### WHAT NEEDS TO BE DONE
An identical copy of the data below is needed.

### RECORDS
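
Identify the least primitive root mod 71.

φ(71) = 71 − 1 = 70 = 2 · 5 · 7.
Test candidates g = 2, 3, … against the prime factors q ∈ {2, 5, 7} of φ(71): g is a generator iff g^(70/q) ≢ 1 for every such q.
g = 2: 2^35 ≡ 1 — hits 1, so not a primitive root.
g = 3: 3^35 ≡ 1 — hits 1, so not a primitive root.
g = 4: 4^35 ≡ 1 — hits 1, so not a primitive root.
g = 5: 5^35 ≡ 1 — hits 1, so not a primitive root.
g = 6: 6^35 ≡ 1 — hits 1, so not a primitive root.
g = 7: 7^35 ≡ 70; 7^14 ≡ 54; 7^10 ≡ 45 — none is 1, so 7 is a primitive root.
Hence the least primitive root of 71 is 7.

7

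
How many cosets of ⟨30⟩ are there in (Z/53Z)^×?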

### PROBLEM SOLUTION
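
Identify the least primitive root mod 71.

φ(71) = 71 − 1 = 70 = 2 · 5 · 7.
Test candidates g = 2, 3, … against the prime factors q ∈ {2, 5, 7} of φ(71): g is a generator iff g^(70/q) ≢ 1 for every such q.
g = 2: 2^35 ≡ 1 — hits 1, so not a primitive root.
g = 3: 3^35 ≡ 1 — hits 1, so not a primitive root.
g = 4: 4^35 ≡ 1 — hits 1, so not a primitive root.
g = 5: 5^35 ≡ 1 — hits 1, so not a primitive root.
g = 6: 6^35 ≡ 1 — hits 1, so not a primitive root.
g = 7: 7^35 ≡ 70; 7^14 ≡ 54; 7^10 ≡ 45 — none is 1, so 7 is a primitive root.
Hence the least primitive root of 71 is 7.

7

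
How many cosets of ⟨30⟩ are there in (Z/53Z)^×?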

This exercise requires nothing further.